Collected data entries
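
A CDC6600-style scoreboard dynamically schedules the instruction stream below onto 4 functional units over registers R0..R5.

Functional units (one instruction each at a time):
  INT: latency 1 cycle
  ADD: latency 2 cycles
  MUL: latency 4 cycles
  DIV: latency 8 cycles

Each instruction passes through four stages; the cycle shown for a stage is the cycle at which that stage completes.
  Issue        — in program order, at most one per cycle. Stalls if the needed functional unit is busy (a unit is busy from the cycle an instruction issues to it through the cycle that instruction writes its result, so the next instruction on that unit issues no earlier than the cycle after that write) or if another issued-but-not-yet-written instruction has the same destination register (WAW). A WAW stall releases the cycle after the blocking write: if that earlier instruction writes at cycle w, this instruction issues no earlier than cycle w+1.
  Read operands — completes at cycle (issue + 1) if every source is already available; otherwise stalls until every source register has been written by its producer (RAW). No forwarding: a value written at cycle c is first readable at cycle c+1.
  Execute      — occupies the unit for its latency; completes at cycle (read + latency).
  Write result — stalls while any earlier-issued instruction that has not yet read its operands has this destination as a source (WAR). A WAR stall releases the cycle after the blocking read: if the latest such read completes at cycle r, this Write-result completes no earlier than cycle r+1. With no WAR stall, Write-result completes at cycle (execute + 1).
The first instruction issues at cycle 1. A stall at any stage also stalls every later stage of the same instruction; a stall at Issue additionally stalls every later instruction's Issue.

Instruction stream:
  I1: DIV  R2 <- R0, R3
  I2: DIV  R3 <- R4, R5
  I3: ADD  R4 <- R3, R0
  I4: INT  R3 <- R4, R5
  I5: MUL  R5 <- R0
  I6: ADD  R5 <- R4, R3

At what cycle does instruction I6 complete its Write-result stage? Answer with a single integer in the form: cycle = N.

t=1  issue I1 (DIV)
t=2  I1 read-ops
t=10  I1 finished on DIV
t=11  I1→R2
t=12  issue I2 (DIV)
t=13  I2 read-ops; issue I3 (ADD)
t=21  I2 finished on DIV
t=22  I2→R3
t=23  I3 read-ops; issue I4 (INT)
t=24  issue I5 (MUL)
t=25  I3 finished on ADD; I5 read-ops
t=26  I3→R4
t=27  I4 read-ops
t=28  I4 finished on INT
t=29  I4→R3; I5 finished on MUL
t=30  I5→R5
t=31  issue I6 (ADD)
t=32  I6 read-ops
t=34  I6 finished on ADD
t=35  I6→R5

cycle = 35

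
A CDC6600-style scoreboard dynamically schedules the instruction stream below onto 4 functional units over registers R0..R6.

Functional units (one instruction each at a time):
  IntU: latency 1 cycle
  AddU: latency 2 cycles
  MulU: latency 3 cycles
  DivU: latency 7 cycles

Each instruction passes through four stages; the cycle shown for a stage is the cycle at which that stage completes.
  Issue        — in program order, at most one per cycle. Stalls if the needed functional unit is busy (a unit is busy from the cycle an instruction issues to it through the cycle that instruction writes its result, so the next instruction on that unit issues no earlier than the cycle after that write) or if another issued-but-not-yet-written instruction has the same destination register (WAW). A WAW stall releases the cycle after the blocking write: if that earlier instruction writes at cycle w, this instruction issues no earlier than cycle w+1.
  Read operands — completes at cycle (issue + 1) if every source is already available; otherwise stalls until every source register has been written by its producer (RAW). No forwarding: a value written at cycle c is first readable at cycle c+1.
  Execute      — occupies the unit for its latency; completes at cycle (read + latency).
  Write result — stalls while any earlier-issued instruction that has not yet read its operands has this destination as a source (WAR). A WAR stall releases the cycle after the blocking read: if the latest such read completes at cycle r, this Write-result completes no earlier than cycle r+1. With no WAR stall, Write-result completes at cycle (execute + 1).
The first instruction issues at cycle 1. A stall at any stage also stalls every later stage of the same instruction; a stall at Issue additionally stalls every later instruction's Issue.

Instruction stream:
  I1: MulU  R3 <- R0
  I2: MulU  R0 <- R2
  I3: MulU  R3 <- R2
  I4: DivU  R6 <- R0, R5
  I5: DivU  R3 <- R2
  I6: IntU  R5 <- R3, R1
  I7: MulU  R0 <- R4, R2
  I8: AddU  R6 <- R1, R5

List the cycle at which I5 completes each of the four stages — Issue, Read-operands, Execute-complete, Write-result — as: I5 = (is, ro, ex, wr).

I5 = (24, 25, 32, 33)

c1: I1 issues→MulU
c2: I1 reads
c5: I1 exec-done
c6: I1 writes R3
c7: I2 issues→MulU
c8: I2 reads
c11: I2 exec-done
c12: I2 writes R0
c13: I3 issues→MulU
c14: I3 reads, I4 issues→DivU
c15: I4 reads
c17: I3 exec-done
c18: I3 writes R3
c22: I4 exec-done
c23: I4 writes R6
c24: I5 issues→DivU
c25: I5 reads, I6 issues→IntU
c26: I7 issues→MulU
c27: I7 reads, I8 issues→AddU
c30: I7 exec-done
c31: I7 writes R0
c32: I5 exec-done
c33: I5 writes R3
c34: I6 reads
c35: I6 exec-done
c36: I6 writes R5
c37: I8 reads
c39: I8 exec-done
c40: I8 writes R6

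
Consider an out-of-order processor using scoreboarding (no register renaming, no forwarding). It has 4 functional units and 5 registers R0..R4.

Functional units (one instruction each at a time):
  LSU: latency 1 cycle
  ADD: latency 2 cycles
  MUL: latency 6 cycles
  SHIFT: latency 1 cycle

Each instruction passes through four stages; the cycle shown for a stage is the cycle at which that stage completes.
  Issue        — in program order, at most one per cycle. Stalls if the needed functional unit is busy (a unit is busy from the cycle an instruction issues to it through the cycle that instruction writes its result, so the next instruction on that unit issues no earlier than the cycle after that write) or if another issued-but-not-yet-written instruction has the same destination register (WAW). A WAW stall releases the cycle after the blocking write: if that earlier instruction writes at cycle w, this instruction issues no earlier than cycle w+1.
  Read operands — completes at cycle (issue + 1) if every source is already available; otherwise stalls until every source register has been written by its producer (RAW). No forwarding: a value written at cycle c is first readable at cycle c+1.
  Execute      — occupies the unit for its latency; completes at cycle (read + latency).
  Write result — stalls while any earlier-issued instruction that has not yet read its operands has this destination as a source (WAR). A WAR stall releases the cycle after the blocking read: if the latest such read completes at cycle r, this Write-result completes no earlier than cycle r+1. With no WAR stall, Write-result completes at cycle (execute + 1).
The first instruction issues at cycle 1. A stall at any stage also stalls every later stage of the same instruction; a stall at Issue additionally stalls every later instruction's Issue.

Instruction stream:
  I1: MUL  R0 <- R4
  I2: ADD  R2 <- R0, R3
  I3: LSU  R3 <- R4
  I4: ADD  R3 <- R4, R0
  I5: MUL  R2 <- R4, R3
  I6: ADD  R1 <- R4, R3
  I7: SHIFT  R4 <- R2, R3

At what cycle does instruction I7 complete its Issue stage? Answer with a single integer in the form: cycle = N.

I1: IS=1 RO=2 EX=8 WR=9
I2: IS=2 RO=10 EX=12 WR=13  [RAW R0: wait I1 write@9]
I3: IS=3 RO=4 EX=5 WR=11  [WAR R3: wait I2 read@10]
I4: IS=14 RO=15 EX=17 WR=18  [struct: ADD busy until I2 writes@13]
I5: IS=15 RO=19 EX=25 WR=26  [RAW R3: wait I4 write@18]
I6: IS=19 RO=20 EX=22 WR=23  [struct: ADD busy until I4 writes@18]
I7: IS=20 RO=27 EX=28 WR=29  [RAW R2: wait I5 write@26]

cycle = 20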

...

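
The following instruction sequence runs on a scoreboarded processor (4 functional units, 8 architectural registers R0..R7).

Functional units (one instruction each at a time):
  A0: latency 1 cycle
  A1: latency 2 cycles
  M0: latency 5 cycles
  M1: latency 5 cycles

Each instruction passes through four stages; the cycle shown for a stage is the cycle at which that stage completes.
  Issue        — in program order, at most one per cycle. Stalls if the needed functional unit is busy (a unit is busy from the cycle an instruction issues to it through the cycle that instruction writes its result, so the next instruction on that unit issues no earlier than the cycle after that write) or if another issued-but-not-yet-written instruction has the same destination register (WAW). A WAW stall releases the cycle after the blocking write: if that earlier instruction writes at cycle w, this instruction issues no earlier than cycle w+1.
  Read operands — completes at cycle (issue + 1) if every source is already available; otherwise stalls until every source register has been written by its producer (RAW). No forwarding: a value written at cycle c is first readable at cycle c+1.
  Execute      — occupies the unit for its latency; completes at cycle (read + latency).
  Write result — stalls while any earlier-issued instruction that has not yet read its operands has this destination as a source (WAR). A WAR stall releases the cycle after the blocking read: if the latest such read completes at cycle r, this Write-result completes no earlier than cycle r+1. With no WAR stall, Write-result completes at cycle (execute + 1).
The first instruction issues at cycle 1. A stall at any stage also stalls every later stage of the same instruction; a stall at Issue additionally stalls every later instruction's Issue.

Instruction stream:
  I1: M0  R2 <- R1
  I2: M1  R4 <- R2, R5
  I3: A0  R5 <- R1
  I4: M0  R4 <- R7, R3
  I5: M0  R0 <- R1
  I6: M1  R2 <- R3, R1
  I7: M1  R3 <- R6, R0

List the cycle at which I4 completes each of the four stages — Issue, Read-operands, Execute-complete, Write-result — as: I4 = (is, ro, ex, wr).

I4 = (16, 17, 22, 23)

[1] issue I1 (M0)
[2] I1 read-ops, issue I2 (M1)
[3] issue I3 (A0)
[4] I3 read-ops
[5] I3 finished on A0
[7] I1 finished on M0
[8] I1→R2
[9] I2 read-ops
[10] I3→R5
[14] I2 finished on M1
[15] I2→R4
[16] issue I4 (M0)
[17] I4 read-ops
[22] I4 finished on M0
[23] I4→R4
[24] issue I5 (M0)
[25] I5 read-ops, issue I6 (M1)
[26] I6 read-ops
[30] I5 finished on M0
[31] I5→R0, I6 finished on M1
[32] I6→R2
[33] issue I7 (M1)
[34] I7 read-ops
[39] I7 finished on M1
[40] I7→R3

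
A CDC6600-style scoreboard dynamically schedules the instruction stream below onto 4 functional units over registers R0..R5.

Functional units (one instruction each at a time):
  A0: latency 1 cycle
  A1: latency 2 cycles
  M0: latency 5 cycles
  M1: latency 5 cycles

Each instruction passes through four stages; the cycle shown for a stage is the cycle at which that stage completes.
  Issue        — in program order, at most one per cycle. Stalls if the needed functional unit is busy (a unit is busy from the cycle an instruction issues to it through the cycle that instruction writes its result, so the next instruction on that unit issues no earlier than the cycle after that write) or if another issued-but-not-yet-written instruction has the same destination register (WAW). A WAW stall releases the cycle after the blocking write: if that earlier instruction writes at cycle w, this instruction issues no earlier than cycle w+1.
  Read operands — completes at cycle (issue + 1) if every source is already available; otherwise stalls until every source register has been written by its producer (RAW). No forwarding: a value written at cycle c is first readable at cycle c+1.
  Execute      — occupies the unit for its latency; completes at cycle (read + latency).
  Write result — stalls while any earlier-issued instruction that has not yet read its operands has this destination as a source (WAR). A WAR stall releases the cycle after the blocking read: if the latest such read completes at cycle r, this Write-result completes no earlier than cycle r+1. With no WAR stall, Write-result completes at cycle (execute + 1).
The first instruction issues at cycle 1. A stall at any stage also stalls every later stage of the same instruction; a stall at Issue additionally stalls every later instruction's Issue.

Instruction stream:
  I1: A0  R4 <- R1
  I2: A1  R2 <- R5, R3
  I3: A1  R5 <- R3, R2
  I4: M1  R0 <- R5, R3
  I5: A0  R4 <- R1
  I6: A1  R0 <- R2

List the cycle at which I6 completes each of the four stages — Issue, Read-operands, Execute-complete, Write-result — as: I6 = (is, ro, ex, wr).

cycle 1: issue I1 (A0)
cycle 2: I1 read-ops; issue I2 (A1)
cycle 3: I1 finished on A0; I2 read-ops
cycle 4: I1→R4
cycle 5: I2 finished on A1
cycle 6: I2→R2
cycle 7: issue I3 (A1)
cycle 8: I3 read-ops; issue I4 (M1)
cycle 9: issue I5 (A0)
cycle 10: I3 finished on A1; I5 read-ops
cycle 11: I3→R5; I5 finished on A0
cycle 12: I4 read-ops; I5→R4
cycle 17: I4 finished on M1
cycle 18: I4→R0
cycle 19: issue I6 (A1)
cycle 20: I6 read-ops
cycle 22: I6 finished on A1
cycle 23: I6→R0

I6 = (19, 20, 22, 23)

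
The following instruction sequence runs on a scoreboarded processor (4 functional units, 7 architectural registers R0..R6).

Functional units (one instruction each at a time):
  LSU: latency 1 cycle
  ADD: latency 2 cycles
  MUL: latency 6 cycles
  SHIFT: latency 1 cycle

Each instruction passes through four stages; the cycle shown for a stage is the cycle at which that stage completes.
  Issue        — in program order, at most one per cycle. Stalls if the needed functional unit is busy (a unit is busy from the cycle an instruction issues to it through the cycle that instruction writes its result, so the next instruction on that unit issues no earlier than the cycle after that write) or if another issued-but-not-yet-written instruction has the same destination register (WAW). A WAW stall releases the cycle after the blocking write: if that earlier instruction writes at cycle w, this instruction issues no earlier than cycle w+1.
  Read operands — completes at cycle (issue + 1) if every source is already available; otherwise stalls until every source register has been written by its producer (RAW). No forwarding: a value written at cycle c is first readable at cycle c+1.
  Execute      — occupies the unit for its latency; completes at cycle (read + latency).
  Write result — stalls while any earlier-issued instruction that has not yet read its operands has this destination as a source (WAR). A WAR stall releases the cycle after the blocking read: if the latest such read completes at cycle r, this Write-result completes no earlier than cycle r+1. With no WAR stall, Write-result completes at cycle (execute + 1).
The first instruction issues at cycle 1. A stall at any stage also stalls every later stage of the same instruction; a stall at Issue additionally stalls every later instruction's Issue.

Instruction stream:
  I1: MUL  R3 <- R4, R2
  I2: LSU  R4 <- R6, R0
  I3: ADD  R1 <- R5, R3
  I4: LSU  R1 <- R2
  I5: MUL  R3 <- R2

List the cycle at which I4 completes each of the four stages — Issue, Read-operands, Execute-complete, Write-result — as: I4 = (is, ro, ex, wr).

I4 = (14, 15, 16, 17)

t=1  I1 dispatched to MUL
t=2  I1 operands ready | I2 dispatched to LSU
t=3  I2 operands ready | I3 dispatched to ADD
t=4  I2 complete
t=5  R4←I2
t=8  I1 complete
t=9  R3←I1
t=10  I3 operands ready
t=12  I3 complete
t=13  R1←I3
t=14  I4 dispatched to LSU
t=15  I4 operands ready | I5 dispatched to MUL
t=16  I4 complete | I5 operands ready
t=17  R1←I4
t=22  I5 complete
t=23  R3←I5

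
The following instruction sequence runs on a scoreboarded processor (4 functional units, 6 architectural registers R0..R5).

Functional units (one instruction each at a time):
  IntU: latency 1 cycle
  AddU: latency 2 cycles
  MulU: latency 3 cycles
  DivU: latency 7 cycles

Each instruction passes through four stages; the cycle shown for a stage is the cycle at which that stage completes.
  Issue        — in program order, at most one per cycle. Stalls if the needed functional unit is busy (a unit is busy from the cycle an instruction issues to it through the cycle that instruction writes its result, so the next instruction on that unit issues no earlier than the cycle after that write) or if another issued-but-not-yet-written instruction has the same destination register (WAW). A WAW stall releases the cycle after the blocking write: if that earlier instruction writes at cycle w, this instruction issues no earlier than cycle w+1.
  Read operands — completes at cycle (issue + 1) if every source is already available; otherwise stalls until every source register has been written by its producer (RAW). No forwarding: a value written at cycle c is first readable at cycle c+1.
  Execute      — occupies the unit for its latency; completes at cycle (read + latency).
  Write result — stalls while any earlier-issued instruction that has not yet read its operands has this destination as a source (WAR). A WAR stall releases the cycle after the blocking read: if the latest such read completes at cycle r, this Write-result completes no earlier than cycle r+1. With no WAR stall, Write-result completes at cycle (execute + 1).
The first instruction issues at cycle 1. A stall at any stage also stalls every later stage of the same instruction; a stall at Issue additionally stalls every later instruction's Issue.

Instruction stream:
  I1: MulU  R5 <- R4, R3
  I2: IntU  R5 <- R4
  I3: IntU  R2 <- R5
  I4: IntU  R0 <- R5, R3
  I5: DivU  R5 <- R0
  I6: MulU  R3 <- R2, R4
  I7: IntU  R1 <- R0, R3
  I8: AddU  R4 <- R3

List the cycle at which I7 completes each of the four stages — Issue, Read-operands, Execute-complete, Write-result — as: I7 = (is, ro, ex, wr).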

==

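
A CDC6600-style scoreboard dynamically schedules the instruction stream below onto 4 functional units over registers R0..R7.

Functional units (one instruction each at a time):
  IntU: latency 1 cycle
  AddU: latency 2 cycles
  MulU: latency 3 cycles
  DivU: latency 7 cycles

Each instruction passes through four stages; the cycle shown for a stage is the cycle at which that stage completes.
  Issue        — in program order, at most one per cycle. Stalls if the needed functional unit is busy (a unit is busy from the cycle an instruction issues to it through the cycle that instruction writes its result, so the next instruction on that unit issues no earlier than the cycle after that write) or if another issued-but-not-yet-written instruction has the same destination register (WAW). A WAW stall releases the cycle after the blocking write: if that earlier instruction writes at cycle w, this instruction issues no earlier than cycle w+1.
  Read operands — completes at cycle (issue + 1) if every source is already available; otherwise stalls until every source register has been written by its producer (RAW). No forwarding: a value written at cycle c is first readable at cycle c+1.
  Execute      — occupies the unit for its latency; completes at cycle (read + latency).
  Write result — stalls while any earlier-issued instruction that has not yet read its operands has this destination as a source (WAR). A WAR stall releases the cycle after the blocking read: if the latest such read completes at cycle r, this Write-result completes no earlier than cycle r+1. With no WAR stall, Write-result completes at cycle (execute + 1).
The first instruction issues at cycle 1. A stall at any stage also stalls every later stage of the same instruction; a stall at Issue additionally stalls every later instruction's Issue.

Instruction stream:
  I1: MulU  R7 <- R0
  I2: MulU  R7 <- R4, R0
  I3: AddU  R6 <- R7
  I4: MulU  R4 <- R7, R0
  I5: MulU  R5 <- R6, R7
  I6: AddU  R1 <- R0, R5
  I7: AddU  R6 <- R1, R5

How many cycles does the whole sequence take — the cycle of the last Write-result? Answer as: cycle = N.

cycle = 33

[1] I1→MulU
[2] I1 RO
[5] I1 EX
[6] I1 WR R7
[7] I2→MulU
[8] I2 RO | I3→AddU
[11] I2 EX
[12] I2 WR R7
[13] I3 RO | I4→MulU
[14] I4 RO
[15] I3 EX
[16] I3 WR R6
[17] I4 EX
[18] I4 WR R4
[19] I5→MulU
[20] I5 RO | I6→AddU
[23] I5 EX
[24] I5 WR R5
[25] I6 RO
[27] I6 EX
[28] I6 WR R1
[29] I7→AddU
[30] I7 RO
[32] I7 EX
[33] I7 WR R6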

• [Your assignment]: Return each line of the entries that holds the string "style".

• [Answer for this exercise]:
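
A CDC6600-style scoreboard dynamically schedules the instruction stream below onto 4 functional units over registers R0..R5.
A CDC6600-style scoreboard dynamically schedules the instruction stream below onto 4 functional units over registers R0..R6.
A CDC6600-style scoreboard dynamically schedules the instruction stream below onto 4 functional units over registers R0..R5.
A CDC6600-style scoreboard dynamically schedules the instruction stream below onto 4 functional units over registers R0..R7.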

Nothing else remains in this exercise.